Exercise directions:
Nothing should be left out: output all of the entries exactly.

Supplied records:
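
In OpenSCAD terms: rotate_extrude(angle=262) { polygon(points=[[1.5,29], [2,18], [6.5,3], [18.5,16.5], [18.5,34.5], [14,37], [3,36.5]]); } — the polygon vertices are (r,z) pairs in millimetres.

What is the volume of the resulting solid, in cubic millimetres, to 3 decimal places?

Volume = 19858.460 mm³

Profile (r,z), 7 vertices: (1.5,29) (2,18) (6.5,3) (18.5,16.5) (18.5,34.5) (14,37) (3,36.5)
edge 0: (1.5,29)→(2,18)  cross = 1.5·18 − 2·29 = -31.0000; (r_i+r_j)·cross = 3.5·-31.0000 = -108.5000
edge 1: (2,18)→(6.5,3)  cross = 2·3 − 6.5·18 = -111.0000; (r_i+r_j)·cross = 8.5·-111.0000 = -943.5000
edge 2: (6.5,3)→(18.5,16.5)  cross = 6.5·16.5 − 18.5·3 = 51.7500; (r_i+r_j)·cross = 25·51.7500 = 1293.7500
edge 3: (18.5,16.5)→(18.5,34.5)  cross = 18.5·34.5 − 18.5·16.5 = 333.0000; (r_i+r_j)·cross = 37·333.0000 = 12321.0000
edge 4: (18.5,34.5)→(14,37)  cross = 18.5·37 − 14·34.5 = 201.5000; (r_i+r_j)·cross = 32.5·201.5000 = 6548.7500
edge 5: (14,37)→(3,36.5)  cross = 14·36.5 − 3·37 = 400.0000; (r_i+r_j)·cross = 17·400.0000 = 6800.0000
edge 6: (3,36.5)→(1.5,29)  cross = 3·29 − 1.5·36.5 = 32.2500; (r_i+r_j)·cross = 4.5·32.2500 = 145.1250
Σcross = 876.5000 → A = |Σcross|/2 = 438.2500 mm²
Σ(r_i+r_j)·cross = 26056.6250 → first moment M = |Σ|/6 = 4342.7708
R_c = M/A = 4342.7708/438.2500 = 9.9093 mm
θ = 262° = 4.572763 rad
V = θ·R_c·A = 4.572763·9.9093·438.2500 = 19858.460 mm³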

Task response:
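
In OpenSCAD terms: rotate_extrude(angle=262) { polygon(points=[[1.5,29], [2,18], [6.5,3], [18.5,16.5], [18.5,34.5], [14,37], [3,36.5]]); } — the polygon vertices are (r,z) pairs in millimetres.

What is the volume of the resulting solid, in cubic millimetres, to 3 decimal places?

Volume = 19858.460 mm³

Profile (r,z), 7 vertices: (1.5,29) (2,18) (6.5,3) (18.5,16.5) (18.5,34.5) (14,37) (3,36.5)
edge 0: (1.5,29)→(2,18)  cross = 1.5·18 − 2·29 = -31.0000; (r_i+r_j)·cross = 3.5·-31.0000 = -108.5000
edge 1: (2,18)→(6.5,3)  cross = 2·3 − 6.5·18 = -111.0000; (r_i+r_j)·cross = 8.5·-111.0000 = -943.5000
edge 2: (6.5,3)→(18.5,16.5)  cross = 6.5·16.5 − 18.5·3 = 51.7500; (r_i+r_j)·cross = 25·51.7500 = 1293.7500
edge 3: (18.5,16.5)→(18.5,34.5)  cross = 18.5·34.5 − 18.5·16.5 = 333.0000; (r_i+r_j)·cross = 37·333.0000 = 12321.0000
edge 4: (18.5,34.5)→(14,37)  cross = 18.5·37 − 14·34.5 = 201.5000; (r_i+r_j)·cross = 32.5·201.5000 = 6548.7500
edge 5: (14,37)→(3,36.5)  cross = 14·36.5 − 3·37 = 400.0000; (r_i+r_j)·cross = 17·400.0000 = 6800.0000
edge 6: (3,36.5)→(1.5,29)  cross = 3·29 − 1.5·36.5 = 32.2500; (r_i+r_j)·cross = 4.5·32.2500 = 145.1250
Σcross = 876.5000 → A = |Σcross|/2 = 438.2500 mm²
Σ(r_i+r_j)·cross = 26056.6250 → first moment M = |Σ|/6 = 4342.7708
R_c = M/A = 4342.7708/438.2500 = 9.9093 mm
θ = 262° = 4.572763 rad
V = θ·R_c·A = 4.572763·9.9093·438.2500 = 19858.460 mm³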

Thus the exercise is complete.